Saved data entries:
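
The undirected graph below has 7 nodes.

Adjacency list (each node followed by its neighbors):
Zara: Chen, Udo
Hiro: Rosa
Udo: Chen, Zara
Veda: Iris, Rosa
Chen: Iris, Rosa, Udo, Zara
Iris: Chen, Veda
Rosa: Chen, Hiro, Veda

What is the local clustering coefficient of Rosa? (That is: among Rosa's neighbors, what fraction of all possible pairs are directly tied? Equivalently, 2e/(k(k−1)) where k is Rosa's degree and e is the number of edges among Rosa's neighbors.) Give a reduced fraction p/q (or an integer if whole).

Rosa's neighbors: Chen, Hiro, and Veda (k = 3).
Possible neighbor pairs: C(3,2) = 3. Edges among them: none → e = 0.
Clustering(Rosa) = 0/3 = 0.

0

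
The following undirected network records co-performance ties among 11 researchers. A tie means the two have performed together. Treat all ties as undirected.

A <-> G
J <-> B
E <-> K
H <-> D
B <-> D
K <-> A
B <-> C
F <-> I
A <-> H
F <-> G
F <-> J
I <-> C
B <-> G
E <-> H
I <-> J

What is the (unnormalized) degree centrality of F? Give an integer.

F is directly tied to G, I, and J. That is 3 neighbors, so the degree of F is 3.

3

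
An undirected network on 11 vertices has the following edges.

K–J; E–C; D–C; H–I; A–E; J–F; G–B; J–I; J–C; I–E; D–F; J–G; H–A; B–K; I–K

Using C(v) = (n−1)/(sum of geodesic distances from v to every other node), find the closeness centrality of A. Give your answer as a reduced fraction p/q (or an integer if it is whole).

Distances from A: B:4, C:2, D:3, E:1, F:4, G:4, H:1, I:2, J:3, K:3. Sum = 27.
n = 11, so closeness = 10/27.

10/27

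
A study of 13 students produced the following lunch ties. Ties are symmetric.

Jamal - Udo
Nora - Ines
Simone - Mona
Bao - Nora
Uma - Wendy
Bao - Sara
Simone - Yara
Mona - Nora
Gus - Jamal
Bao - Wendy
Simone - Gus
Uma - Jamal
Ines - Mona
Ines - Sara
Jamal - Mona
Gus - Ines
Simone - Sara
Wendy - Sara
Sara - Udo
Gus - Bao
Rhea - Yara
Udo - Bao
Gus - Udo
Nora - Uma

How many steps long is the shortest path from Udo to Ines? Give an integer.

One shortest route is Udo – Sara – Ines, which uses 2 edges, and Udo and Ines are not directly tied, so nothing shorter exists. So d(Udo,Ines) = 2.

2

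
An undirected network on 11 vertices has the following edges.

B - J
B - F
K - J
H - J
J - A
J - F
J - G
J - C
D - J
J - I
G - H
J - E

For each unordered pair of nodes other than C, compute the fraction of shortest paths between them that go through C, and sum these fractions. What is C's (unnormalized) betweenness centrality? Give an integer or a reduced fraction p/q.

0

No shortest path between any pair of other nodes passes through C.
Summing the contributions gives betweenness(C) = 0.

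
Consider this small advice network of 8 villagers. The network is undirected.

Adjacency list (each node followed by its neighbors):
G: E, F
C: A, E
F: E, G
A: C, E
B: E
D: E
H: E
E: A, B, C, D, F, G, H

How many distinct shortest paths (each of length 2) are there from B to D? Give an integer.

The shortest distance is 2, and the only length-2 path is B–E–D. So there is exactly 1 shortest path.

1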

• [Exercise] Count the lines in the preceding entries that contain the string "Zara", and state only the resulting number.

• [Result of this exercise] 3